### Provided data
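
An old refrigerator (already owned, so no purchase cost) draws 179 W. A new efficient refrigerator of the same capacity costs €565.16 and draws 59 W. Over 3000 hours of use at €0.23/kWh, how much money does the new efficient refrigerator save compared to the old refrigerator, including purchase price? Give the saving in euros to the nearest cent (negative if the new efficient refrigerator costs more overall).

old refrigerator: €0.00 + (179/1000) kW × 3000 h × €0.23 = €0.00 + €123.51 = €123.51
new efficient refrigerator: €565.16 + (59/1000) kW × 3000 h × €0.23 = €565.16 + €40.71 = €605.87
Saving = €123.51 − €605.87 = −€482.36

-€482.36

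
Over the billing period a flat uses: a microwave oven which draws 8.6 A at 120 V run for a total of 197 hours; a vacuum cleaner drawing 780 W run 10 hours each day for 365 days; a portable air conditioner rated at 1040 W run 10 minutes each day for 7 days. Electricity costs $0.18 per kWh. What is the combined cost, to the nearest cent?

$549.27

microwave oven: Power = 8.6 A × 120 V = 1032 W = 1.032 kW
microwave oven: 1.032 kW × 197 h = 203.304 kWh
vacuum cleaner: Runtime = 10 h/day × 365 days = 3650 h
vacuum cleaner: 0.78 kW × 3650 h = 2847 kWh
portable air conditioner: Runtime = 10 min × 7 = 70 min = 1.166666… h
portable air conditioner: 1.04 kW × 1.166666… h = 1.213333… kWh
Total energy = 3051.517333… kWh
Cost = 3051.517333… × $0.18 = $549.27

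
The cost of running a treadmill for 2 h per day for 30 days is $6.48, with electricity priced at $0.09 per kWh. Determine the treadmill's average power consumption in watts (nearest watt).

Energy = $6.48 ÷ $0.09/kWh = 72 kWh
Runtime = 2 h/day × 30 days = 60 h
Power = 72 kWh ÷ 60 h = 1.2 kW = 1200 W

1200 W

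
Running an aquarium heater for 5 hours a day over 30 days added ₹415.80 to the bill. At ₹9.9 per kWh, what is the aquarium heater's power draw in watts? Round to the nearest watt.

Energy = ₹415.80 ÷ ₹9.9/kWh = 42 kWh
Runtime = 5 h/day × 30 days = 150 h
Power = 42 kWh ÷ 150 h = 0.28 kW = 280 W

280 W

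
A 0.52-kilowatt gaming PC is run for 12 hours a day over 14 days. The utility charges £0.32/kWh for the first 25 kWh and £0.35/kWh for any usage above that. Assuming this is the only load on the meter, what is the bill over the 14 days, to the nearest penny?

Runtime = 12 h/day × 14 days = 168 h
Energy = 0.52 kW × 168 h = 87.36 kWh
Tier 1 (0–25 kWh): 25 × £0.32 = £8
Above 25 kWh: 62.36 × £0.35 = £21.826
Bill = £29.83

£29.83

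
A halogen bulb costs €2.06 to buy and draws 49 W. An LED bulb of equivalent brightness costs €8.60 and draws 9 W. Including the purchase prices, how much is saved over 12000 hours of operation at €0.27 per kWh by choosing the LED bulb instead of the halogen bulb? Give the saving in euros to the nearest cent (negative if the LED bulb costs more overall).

€123.06

halogen bulb: €2.06 + (49/1000) kW × 12000 h × €0.27 = €2.06 + €158.76 = €160.82
LED bulb: €8.60 + (9/1000) kW × 12000 h × €0.27 = €8.60 + €29.16 = €37.76
Saving = €160.82 − €37.76 = €123.06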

### Problem requirements
The answer should consist of the full listing, repeated exactly.

### Answer
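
An old refrigerator (already owned, so no purchase cost) draws 179 W. A new efficient refrigerator of the same capacity costs €565.16 and draws 59 W. Over 3000 hours of use at €0.23/kWh, how much money does the new efficient refrigerator save compared to the old refrigerator, including purchase price? Give the saving in euros to the nearest cent (negative if the new efficient refrigerator costs more overall).

old refrigerator: €0.00 + (179/1000) kW × 3000 h × €0.23 = €0.00 + €123.51 = €123.51
new efficient refrigerator: €565.16 + (59/1000) kW × 3000 h × €0.23 = €565.16 + €40.71 = €605.87
Saving = €123.51 − €605.87 = −€482.36

-€482.36

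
Over the billing period a flat uses: a microwave oven which draws 8.6 A at 120 V run for a total of 197 hours; a vacuum cleaner drawing 780 W run 10 hours each day for 365 days; a portable air conditioner rated at 1040 W run 10 minutes each day for 7 days. Electricity costs $0.18 per kWh. What is the combined cost, to the nearest cent?

$549.27

microwave oven: Power = 8.6 A × 120 V = 1032 W = 1.032 kW
microwave oven: 1.032 kW × 197 h = 203.304 kWh
vacuum cleaner: Runtime = 10 h/day × 365 days = 3650 h
vacuum cleaner: 0.78 kW × 3650 h = 2847 kWh
portable air conditioner: Runtime = 10 min × 7 = 70 min = 1.166666… h
portable air conditioner: 1.04 kW × 1.166666… h = 1.213333… kWh
Total energy = 3051.517333… kWh
Cost = 3051.517333… × $0.18 = $549.27

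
The cost of running a treadmill for 2 h per day for 30 days is $6.48, with electricity priced at $0.09 per kWh. Determine the treadmill's average power consumption in watts (nearest watt).

Energy = $6.48 ÷ $0.09/kWh = 72 kWh
Runtime = 2 h/day × 30 days = 60 h
Power = 72 kWh ÷ 60 h = 1.2 kW = 1200 W

1200 W

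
Running an aquarium heater for 5 hours a day over 30 days added ₹415.80 to the bill. At ₹9.9 per kWh, what is the aquarium heater's power draw in watts? Round to the nearest watt.

Energy = ₹415.80 ÷ ₹9.9/kWh = 42 kWh
Runtime = 5 h/day × 30 days = 150 h
Power = 42 kWh ÷ 150 h = 0.28 kW = 280 W

280 W

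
A 0.52-kilowatt gaming PC is run for 12 hours a day over 14 days. The utility charges £0.32/kWh for the first 25 kWh and £0.35/kWh for any usage above that. Assuming this is the only load on the meter, what is the bill over the 14 days, to the nearest penny?

Runtime = 12 h/day × 14 days = 168 h
Energy = 0.52 kW × 168 h = 87.36 kWh
Tier 1 (0–25 kWh): 25 × £0.32 = £8
Above 25 kWh: 62.36 × £0.35 = £21.826
Bill = £29.83

£29.83

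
A halogen bulb costs €2.06 to buy and draws 49 W. An LED bulb of equivalent brightness costs €8.60 and draws 9 W. Including the purchase prices, how much is saved over 12000 hours of operation at €0.27 per kWh by choosing the LED bulb instead of the halogen bulb? Give the saving in euros to the nearest cent (negative if the LED bulb costs more overall).

€123.06

halogen bulb: €2.06 + (49/1000) kW × 12000 h × €0.27 = €2.06 + €158.76 = €160.82
LED bulb: €8.60 + (9/1000) kW × 12000 h × €0.27 = €8.60 + €29.16 = €37.76
Saving = €160.82 − €37.76 = €123.06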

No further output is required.